The task:
The output is the line holding "An object's average" and all lines after it to the end of the records below; restate them unchanged and add nothing.
━━━━━ Material for the task ━━━━━
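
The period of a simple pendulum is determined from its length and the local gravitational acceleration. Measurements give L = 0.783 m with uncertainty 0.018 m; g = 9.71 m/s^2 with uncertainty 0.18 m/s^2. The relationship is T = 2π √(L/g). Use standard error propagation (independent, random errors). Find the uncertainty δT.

Relative error in a monomial: (δT/T)² = Σ (nᵢ · δxᵢ/xᵢ)².
  (½·δL/L)² = (0.5×0.0230)² = 0.000132;  (−½·δg/g)² = (-0.5×0.0185)² = 8.59e-05
δT/T = √(0.000218) = 0.0148
T = 1.78 s, so δT = 0.0148 × 1.78 = 0.0263 s.

0.0263 s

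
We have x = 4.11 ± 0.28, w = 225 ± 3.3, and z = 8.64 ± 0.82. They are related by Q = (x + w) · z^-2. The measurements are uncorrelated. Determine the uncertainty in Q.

Let u = x + w = 229. δu = √(δx² + δw²) = √(0.0784 + 10.9) = 3.31, so δu/u = 0.0145.
Q is then a monomial in u, z:
δQ/Q = √((δu/u)² + (-2·δz/z)²) = √(0.000209 + 0.0360) = 0.190
Q = 3.07, so δQ = 0.190 × 3.07 = 0.584.

0.584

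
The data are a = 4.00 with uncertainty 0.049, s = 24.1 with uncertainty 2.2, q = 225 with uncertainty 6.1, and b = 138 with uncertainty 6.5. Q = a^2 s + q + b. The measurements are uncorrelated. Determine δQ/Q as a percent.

Let p = a^2·s = 386. δp/p = √((2·δa/a)² + (1·δs/s)²) = √(0.000600 + 0.00833) = 0.0945, so δp = 36.4.
Q = p + q + b: δQ = √(δp² + δq² + δb²) = √(1330 + 37.2 + 42.2) = 37.5
Q = 749, so δQ/Q = 37.5/749 = 0.0501.

5.01%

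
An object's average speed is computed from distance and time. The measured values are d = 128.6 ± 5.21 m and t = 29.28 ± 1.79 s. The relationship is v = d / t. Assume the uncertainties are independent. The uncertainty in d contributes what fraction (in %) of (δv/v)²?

30.5%

(δv/v)² = (1·δd/d)² + (-1·δt/t)²
  d term: (1×0.0405)² = 0.00164
  t term: (-1×0.0611)² = 0.00374
Total = 0.00538. Share from d = 0.00164/0.00538 = 0.305.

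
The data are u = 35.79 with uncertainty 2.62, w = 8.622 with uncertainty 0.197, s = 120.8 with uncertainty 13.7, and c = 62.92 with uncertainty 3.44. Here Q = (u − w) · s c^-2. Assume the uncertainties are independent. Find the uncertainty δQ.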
━━━━━
Worked solution:
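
An object's average speed is computed from distance and time. The measured values are d = 128.6 ± 5.21 m and t = 29.28 ± 1.79 s. The relationship is v = d / t. Assume the uncertainties are independent. The uncertainty in d contributes what fraction (in %) of (δv/v)²?

30.5%

(δv/v)² = (1·δd/d)² + (-1·δt/t)²
  d term: (1×0.0405)² = 0.00164
  t term: (-1×0.0611)² = 0.00374
Total = 0.00538. Share from d = 0.00164/0.00538 = 0.305.

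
The data are u = 35.79 with uncertainty 2.62, w = 8.622 with uncertainty 0.197, s = 120.8 with uncertainty 13.7, and c = 62.92 with uncertainty 3.44. Here Q = (u − w) · s c^-2. Assume the uncertainties are independent. Find the uncertainty δQ.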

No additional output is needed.